Task requirements
Range to reproduce from the entries below: the line with "A doubly reinforced rectangular concrete", the line with "effective depth d = 350 mm", and every line in between. Give them exactly and give nothing else.

** Opening Provided records block **

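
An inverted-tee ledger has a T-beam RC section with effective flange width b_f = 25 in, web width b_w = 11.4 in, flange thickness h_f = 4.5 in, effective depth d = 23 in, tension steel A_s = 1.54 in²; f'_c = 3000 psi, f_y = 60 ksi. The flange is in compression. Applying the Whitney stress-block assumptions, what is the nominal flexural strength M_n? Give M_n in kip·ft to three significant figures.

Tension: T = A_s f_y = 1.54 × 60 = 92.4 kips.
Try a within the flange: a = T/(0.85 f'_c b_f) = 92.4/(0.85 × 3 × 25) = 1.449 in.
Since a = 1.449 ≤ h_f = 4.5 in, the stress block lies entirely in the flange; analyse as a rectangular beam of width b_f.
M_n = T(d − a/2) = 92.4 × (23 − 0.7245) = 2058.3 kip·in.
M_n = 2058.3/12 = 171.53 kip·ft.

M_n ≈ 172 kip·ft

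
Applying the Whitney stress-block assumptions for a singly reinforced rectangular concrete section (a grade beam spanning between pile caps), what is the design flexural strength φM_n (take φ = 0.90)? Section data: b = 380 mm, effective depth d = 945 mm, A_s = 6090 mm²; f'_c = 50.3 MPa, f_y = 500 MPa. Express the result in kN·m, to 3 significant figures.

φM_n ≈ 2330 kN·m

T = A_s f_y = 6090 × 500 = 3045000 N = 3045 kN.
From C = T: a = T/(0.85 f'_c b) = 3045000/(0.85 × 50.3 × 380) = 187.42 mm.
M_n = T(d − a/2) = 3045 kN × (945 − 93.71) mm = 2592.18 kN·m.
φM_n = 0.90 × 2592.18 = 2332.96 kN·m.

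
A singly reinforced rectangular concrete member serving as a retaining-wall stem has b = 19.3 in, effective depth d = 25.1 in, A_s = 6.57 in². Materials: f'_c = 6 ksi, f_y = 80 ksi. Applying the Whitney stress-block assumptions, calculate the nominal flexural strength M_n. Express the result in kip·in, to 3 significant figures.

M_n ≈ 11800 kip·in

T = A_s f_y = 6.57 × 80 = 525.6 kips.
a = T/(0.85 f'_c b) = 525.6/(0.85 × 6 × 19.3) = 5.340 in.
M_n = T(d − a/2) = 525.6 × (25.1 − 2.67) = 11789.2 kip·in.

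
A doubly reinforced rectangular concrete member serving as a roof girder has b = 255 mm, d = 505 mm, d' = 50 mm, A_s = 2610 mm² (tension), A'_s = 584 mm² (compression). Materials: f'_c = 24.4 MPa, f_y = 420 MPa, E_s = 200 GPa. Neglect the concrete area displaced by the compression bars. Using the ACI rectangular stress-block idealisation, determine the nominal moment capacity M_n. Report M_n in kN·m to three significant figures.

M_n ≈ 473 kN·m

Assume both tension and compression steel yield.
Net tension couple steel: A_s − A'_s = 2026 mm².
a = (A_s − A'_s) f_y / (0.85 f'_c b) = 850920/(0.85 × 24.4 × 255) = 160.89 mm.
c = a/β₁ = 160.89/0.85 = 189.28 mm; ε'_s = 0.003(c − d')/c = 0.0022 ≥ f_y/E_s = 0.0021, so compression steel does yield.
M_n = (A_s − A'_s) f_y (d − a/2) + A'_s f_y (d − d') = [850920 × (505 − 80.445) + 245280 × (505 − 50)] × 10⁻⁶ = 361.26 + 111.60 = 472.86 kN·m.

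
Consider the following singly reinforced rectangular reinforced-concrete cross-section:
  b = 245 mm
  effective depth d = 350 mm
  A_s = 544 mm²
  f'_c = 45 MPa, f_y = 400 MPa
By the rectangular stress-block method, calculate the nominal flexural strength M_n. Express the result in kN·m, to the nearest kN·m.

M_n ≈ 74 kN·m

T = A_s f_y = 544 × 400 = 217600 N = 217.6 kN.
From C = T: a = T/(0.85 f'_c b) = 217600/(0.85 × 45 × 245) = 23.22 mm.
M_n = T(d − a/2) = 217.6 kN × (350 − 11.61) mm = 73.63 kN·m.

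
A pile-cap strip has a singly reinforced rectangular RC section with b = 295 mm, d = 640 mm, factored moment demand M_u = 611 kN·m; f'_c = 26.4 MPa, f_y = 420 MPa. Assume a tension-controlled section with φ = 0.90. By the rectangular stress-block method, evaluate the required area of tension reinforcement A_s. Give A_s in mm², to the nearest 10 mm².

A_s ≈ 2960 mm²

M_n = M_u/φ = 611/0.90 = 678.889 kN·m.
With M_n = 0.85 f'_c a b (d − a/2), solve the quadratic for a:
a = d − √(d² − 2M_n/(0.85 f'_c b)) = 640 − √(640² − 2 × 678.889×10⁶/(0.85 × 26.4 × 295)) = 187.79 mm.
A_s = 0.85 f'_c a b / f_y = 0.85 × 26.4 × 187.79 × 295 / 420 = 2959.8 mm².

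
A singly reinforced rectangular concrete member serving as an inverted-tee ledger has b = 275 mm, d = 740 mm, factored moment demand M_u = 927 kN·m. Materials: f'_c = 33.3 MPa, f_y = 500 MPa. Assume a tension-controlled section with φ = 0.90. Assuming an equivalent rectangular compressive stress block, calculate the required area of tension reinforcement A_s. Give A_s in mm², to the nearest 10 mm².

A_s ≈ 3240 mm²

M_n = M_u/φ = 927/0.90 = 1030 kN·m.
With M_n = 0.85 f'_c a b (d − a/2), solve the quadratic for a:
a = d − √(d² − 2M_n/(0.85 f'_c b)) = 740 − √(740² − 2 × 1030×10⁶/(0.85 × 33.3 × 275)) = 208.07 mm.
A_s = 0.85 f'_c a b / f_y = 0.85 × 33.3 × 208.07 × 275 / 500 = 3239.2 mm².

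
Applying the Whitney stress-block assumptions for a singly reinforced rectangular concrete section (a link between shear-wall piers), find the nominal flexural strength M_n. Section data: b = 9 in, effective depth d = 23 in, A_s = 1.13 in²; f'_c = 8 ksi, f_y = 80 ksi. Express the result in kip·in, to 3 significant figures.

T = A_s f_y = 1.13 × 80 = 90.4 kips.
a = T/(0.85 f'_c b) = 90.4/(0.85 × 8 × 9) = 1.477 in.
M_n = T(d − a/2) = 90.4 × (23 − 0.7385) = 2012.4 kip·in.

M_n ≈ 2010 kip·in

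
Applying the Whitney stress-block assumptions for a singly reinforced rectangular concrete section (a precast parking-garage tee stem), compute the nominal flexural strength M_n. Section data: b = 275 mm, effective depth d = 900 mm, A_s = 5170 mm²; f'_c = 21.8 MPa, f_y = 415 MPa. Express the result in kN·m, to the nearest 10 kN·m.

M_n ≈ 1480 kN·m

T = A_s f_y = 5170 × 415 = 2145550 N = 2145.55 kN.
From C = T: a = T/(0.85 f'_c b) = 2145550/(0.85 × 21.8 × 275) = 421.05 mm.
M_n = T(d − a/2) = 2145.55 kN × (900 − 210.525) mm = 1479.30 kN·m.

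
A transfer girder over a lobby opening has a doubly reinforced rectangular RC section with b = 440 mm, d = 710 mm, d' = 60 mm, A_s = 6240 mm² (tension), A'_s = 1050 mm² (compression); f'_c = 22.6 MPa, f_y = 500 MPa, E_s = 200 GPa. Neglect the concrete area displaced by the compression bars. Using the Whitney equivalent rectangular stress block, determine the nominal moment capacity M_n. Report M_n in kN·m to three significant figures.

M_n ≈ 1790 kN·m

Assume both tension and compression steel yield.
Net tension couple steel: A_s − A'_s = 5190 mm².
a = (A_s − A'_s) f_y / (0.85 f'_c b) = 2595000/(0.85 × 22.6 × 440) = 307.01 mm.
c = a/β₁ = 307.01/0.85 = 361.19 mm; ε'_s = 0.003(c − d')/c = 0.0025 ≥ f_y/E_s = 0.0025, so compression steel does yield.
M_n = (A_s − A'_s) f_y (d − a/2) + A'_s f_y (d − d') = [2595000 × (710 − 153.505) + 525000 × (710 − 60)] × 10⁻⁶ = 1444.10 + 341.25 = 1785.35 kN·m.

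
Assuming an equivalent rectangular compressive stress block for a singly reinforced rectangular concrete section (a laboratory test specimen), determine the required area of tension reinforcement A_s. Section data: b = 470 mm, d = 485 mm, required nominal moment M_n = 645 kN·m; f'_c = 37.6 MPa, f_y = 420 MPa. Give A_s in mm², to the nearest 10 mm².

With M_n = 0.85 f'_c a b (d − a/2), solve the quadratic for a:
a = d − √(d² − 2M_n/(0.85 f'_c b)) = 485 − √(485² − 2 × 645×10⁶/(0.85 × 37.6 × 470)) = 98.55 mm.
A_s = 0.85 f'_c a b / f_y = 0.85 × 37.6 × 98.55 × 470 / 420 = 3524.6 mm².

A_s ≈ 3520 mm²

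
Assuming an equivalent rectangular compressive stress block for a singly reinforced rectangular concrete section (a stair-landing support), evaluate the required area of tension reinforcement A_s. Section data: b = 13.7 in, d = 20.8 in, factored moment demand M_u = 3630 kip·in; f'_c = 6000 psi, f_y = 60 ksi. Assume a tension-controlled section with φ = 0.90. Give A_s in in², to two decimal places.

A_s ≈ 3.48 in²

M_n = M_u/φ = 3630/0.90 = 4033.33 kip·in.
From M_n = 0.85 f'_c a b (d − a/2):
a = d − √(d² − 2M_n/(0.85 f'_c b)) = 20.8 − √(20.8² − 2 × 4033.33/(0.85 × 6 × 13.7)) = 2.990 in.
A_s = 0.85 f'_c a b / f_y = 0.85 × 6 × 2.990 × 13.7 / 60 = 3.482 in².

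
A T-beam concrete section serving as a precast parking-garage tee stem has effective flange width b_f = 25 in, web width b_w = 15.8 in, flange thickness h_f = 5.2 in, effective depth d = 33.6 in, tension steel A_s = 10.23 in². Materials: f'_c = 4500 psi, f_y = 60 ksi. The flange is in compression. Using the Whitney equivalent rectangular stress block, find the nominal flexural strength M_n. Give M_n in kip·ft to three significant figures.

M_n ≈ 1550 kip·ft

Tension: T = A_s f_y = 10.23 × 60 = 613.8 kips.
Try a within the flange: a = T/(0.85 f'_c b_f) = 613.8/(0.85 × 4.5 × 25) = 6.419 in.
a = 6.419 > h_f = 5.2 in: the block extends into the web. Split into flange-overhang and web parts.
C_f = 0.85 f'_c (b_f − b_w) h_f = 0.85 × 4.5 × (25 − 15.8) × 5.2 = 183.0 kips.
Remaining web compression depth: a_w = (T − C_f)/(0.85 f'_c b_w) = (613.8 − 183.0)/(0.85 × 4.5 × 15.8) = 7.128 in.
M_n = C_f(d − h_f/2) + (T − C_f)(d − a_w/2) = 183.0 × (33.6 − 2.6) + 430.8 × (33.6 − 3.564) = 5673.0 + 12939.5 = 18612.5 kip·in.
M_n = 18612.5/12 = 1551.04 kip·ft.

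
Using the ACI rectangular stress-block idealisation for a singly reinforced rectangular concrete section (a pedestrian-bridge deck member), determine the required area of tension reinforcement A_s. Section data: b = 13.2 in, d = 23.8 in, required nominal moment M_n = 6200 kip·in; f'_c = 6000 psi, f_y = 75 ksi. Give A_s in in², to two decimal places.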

** Closing Provided records block **

Answer for the task
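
A doubly reinforced rectangular concrete member serving as a roof girder has b = 255 mm, d = 505 mm, d' = 50 mm, A_s = 2610 mm² (tension), A'_s = 584 mm² (compression). Materials: f'_c = 24.4 MPa, f_y = 420 MPa, E_s = 200 GPa. Neglect the concrete area displaced by the compression bars. Using the ACI rectangular stress-block idealisation, determine the nominal moment capacity M_n. Report M_n in kN·m to three significant figures.

M_n ≈ 473 kN·m

Assume both tension and compression steel yield.
Net tension couple steel: A_s − A'_s = 2026 mm².
a = (A_s − A'_s) f_y / (0.85 f'_c b) = 850920/(0.85 × 24.4 × 255) = 160.89 mm.
c = a/β₁ = 160.89/0.85 = 189.28 mm; ε'_s = 0.003(c − d')/c = 0.0022 ≥ f_y/E_s = 0.0021, so compression steel does yield.
M_n = (A_s − A'_s) f_y (d − a/2) + A'_s f_y (d − d') = [850920 × (505 − 80.445) + 245280 × (505 − 50)] × 10⁻⁶ = 361.26 + 111.60 = 472.86 kN·m.

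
Consider the following singly reinforced rectangular reinforced-concrete cross-section:
  b = 245 mm
  effective depth d = 350 mm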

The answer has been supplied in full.